• [Problem to work on]: Each record should be set down again so that it matches the original exactly.

#####

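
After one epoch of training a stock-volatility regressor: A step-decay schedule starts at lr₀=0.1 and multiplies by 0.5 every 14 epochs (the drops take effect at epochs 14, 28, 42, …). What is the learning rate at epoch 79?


n_drops = ⌊79/14⌋ = 5
lr = 0.1·0.5^5 = 0.1·0.03125 = 0.003125

0.003125


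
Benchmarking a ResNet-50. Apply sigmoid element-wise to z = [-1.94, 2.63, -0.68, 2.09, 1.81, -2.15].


σ(-1.94) = 1/(1+e^1.94) = 0.1256
σ(2.63) = 1/(1+e^-2.63) = 0.9328
σ(-0.68) = 1/(1+e^0.68) = 0.3363
σ(2.09) = 1/(1+e^-2.09) = 0.8899
σ(1.81) = 1/(1+e^-1.81) = 0.8594
σ(-2.15) = 1/(1+e^2.15) = 0.1043
result = [0.1256, 0.9328, 0.3363, 0.8899, 0.8594, 0.1043]

[0.1256, 0.9328, 0.3363, 0.8899, 0.8594, 0.1043]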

#####

• [Answer to the problem]:
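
After one epoch of training a stock-volatility regressor: A step-decay schedule starts at lr₀=0.1 and multiplies by 0.5 every 14 epochs (the drops take effect at epochs 14, 28, 42, …). What is the learning rate at epoch 79?


n_drops = ⌊79/14⌋ = 5
lr = 0.1·0.5^5 = 0.1·0.03125 = 0.003125

0.003125


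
Benchmarking a ResNet-50. Apply sigmoid element-wise to z = [-1.94, 2.63, -0.68, 2.09, 1.81, -2.15].


σ(-1.94) = 1/(1+e^1.94) = 0.1256
σ(2.63) = 1/(1+e^-2.63) = 0.9328
σ(-0.68) = 1/(1+e^0.68) = 0.3363
σ(2.09) = 1/(1+e^-2.09) = 0.8899
σ(1.81) = 1/(1+e^-1.81) = 0.8594
σ(-2.15) = 1/(1+e^2.15) = 0.1043
result = [0.1256, 0.9328, 0.3363, 0.8899, 0.8594, 0.1043]

[0.1256, 0.9328, 0.3363, 0.8899, 0.8594, 0.1043]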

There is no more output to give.